• WHAT NEEDS TO BE DONE: The full set of entries below is to be returned unchanged.

• MATERIAL PROVIDED:
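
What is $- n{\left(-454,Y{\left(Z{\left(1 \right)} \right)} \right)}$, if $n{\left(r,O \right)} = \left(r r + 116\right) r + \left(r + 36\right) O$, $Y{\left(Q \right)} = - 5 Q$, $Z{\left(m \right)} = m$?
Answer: $93627238$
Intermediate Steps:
$n{\left(r,O \right)} = O \left(36 + r\right) + r \left(116 + r^{2}\right)$ ($n{\left(r,O \right)} = \left(r^{2} + 116\right) r + \left(36 + r\right) O = \left(116 + r^{2}\right) r + O \left(36 + r\right) = r \left(116 + r^{2}\right) + O \left(36 + r\right) = O \left(36 + r\right) + r \left(116 + r^{2}\right)$)
$- n{\left(-454,Y{\left(Z{\left(1 \right)} \right)} \right)} = - (\left(-454\right)^{3} + 36 \left(\left(-5\right) 1\right) + 116 \left(-454\right) + \left(-5\right) 1 \left(-454\right)) = - (-93576664 + 36 \left(-5\right) - 52664 - -2270) = - (-93576664 - 180 - 52664 + 2270) = \left(-1\right) \left(-93627238\right) = 93627238$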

• TASK RESPONSE:
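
What is $- n{\left(-454,Y{\left(Z{\left(1 \right)} \right)} \right)}$, if $n{\left(r,O \right)} = \left(r r + 116\right) r + \left(r + 36\right) O$, $Y{\left(Q \right)} = - 5 Q$, $Z{\left(m \right)} = m$?
Answer: $93627238$
Intermediate Steps:
$n{\left(r,O \right)} = O \left(36 + r\right) + r \left(116 + r^{2}\right)$ ($n{\left(r,O \right)} = \left(r^{2} + 116\right) r + \left(36 + r\right) O = \left(116 + r^{2}\right) r + O \left(36 + r\right) = r \left(116 + r^{2}\right) + O \left(36 + r\right) = O \left(36 + r\right) + r \left(116 + r^{2}\right)$)
$- n{\left(-454,Y{\left(Z{\left(1 \right)} \right)} \right)} = - (\left(-454\right)^{3} + 36 \left(\left(-5\right) 1\right) + 116 \left(-454\right) + \left(-5\right) 1 \left(-454\right)) = - (-93576664 + 36 \left(-5\right) - 52664 - -2270) = - (-93576664 - 180 - 52664 + 2270) = \left(-1\right) \left(-93627238\right) = 93627238$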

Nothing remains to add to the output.